**TASK TO CARRY OUT**
Nothing but the lines from the one containing "Tangent(A1, ES) at E" through the end of the entries should be set down, each exactly as written.

**INFORMATION GIVEN**
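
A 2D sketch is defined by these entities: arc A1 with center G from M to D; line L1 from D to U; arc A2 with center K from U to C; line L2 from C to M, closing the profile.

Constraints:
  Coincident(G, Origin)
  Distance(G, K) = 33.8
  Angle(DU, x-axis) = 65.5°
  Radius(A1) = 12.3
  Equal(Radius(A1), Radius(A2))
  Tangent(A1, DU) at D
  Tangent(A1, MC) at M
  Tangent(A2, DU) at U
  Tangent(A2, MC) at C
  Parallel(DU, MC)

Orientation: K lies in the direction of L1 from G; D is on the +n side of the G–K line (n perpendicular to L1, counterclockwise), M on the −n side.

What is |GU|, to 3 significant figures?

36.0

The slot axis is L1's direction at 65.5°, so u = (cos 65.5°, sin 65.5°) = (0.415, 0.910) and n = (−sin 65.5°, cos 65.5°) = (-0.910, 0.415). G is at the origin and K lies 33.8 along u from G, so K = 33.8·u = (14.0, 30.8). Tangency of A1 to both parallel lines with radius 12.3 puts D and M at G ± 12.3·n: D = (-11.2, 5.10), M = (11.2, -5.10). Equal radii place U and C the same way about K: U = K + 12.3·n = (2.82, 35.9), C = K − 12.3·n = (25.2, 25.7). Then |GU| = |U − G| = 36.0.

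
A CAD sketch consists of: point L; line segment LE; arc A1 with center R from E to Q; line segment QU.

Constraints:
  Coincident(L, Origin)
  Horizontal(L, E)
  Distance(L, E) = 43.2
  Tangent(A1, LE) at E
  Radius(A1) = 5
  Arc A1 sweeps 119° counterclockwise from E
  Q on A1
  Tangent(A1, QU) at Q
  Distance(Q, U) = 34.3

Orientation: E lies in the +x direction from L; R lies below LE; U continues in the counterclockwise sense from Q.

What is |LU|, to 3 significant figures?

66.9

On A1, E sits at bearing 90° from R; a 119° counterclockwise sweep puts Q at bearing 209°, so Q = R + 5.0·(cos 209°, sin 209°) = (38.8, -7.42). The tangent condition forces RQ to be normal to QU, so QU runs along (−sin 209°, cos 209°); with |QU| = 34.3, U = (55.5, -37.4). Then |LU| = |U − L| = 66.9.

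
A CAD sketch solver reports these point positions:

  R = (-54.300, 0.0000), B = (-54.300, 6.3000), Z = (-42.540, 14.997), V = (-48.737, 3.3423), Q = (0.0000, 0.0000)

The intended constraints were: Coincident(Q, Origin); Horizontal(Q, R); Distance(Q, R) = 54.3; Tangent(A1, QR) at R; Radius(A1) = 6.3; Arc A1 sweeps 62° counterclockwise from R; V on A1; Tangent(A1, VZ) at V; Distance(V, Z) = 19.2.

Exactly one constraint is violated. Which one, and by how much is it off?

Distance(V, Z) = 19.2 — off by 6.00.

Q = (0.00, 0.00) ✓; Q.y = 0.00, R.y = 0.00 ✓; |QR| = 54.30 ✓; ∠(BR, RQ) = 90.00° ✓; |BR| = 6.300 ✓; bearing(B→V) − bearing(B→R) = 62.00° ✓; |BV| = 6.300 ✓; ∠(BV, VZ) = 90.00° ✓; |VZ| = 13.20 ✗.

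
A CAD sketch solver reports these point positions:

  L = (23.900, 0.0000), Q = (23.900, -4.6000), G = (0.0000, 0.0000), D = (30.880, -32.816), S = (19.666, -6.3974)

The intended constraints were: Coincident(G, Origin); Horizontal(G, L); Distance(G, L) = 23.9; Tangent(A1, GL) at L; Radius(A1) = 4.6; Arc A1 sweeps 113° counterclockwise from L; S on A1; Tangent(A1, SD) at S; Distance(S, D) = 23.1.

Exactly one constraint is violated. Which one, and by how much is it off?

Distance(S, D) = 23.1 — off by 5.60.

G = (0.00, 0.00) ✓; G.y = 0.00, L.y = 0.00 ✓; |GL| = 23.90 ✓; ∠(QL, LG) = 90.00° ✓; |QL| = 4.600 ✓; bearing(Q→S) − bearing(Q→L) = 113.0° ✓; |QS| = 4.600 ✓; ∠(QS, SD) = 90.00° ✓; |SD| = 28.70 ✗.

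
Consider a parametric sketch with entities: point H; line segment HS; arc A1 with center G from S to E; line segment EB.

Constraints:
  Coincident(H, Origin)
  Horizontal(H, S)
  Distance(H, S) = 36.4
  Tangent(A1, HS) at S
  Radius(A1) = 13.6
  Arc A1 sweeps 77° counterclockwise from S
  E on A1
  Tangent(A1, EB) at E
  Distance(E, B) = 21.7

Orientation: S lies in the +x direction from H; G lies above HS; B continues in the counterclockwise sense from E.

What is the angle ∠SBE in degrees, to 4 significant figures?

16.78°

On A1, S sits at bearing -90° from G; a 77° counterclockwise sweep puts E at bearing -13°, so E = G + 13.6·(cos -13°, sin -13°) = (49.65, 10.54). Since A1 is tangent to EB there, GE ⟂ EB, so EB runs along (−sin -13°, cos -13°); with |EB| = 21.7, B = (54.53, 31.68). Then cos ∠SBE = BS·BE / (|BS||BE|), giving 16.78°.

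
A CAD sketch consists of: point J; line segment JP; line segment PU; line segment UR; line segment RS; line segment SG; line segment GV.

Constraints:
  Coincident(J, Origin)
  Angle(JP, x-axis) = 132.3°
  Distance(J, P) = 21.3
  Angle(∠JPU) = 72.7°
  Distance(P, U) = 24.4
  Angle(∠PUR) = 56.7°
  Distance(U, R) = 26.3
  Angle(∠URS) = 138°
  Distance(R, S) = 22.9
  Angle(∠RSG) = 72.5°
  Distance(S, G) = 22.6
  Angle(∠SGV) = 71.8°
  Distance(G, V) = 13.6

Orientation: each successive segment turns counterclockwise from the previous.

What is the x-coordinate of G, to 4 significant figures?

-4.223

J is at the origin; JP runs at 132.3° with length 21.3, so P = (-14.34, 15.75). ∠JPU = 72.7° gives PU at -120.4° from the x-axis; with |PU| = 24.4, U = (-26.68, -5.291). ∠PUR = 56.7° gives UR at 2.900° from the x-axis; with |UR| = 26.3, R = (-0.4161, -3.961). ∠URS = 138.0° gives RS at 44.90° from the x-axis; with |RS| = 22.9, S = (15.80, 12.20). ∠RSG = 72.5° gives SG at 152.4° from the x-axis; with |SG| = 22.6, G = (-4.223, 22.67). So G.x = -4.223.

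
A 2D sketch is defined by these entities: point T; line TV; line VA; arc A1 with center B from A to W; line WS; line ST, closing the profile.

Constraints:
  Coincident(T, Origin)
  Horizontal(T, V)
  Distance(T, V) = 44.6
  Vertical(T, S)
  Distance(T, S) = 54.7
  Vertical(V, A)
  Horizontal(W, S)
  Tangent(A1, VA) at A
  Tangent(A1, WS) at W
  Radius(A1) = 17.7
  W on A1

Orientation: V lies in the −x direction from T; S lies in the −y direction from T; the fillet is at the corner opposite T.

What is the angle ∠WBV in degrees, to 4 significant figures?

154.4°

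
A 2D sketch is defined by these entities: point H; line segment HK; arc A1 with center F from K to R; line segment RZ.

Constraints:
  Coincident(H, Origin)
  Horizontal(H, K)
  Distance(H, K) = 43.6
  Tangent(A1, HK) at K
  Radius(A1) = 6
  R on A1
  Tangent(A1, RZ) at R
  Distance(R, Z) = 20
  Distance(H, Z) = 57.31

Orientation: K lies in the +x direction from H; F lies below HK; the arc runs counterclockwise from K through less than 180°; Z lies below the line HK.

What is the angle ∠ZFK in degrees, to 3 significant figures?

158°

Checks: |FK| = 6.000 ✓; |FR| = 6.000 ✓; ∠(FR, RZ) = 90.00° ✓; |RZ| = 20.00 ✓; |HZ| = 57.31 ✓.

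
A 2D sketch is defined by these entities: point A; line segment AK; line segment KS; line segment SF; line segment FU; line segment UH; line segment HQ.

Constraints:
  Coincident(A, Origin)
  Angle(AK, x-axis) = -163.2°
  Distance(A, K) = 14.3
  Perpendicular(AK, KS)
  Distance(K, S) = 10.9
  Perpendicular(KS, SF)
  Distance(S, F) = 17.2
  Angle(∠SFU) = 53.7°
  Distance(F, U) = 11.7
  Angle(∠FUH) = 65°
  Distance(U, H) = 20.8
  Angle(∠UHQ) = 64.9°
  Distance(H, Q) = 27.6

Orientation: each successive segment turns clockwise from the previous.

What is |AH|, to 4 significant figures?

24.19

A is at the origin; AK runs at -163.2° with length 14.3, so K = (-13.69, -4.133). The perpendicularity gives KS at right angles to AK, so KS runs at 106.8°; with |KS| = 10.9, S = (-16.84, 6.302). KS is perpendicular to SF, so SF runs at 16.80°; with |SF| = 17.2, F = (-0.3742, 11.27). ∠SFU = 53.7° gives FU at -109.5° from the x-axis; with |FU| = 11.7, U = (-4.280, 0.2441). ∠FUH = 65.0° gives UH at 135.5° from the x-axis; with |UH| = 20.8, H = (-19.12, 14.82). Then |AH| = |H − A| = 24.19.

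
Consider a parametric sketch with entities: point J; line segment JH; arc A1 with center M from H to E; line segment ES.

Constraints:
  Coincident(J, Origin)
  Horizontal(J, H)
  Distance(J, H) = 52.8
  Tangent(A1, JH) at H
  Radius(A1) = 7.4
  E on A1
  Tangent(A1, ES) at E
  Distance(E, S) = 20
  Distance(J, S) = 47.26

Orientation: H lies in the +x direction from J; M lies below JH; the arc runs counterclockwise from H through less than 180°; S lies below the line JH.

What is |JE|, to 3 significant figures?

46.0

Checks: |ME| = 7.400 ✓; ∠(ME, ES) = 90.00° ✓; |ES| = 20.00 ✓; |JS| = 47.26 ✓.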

**RESPONSE**
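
  Tangent(A1, ES) at E
  Distance(E, S) = 20
  Distance(J, S) = 47.26

Orientation: H lies in the +x direction from J; M lies below JH; the arc runs counterclockwise from H through less than 180°; S lies below the line JH.

What is |JE|, to 3 significant figures?

46.0

Checks: |ME| = 7.400 ✓; ∠(ME, ES) = 90.00° ✓; |ES| = 20.00 ✓; |JS| = 47.26 ✓.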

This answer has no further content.